◆ **TO DO**: Restate word for word the entries below, starting with the line with "6. O(not r -> not u)" and continuing through the line with "Does O(m) follow from these premises?". Include both of those lines and no others.

-------------------------

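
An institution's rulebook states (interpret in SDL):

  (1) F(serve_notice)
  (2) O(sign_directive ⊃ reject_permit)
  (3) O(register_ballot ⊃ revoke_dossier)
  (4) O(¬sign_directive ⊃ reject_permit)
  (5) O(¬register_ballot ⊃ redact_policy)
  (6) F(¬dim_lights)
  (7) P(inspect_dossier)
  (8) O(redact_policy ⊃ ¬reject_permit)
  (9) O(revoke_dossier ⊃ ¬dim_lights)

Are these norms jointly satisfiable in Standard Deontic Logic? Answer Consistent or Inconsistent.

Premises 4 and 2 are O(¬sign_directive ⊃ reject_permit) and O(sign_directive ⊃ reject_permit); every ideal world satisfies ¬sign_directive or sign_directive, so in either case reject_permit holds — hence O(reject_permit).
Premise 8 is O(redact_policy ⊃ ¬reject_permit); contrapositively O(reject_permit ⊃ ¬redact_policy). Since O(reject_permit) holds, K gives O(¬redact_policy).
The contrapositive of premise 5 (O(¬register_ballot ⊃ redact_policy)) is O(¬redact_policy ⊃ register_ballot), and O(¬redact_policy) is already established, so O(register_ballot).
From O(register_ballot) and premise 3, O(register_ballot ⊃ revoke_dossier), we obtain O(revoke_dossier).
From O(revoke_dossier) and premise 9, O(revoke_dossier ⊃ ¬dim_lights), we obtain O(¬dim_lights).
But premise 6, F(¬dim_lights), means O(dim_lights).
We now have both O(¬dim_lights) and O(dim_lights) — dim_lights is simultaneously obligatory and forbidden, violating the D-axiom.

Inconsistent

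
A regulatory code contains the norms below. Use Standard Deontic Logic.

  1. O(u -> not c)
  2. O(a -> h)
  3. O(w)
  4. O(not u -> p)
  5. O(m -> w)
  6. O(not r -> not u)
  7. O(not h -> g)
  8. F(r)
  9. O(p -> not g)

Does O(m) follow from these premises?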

-------------------------

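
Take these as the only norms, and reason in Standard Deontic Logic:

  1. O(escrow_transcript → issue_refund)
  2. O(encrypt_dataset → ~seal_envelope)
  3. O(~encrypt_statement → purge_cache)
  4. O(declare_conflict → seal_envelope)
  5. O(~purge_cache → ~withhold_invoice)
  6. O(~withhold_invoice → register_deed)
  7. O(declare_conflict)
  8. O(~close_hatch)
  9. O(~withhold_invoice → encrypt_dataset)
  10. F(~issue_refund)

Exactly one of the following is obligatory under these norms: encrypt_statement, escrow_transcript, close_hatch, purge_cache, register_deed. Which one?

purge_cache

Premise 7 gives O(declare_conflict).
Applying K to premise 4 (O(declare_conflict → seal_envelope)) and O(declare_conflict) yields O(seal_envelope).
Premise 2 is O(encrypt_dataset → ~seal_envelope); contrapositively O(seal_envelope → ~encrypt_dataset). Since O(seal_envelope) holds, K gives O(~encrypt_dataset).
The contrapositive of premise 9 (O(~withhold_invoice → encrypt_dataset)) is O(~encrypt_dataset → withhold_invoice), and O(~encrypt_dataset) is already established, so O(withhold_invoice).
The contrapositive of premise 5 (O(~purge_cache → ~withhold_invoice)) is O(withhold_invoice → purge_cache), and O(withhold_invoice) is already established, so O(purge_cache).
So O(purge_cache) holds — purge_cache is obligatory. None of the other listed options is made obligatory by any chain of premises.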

-------------------------

◆ **RESPONSE AREA**:
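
  6. O(not r -> not u)
  7. O(not h -> g)
  8. F(r)
  9. O(p -> not g)

Does O(m) follow from these premises?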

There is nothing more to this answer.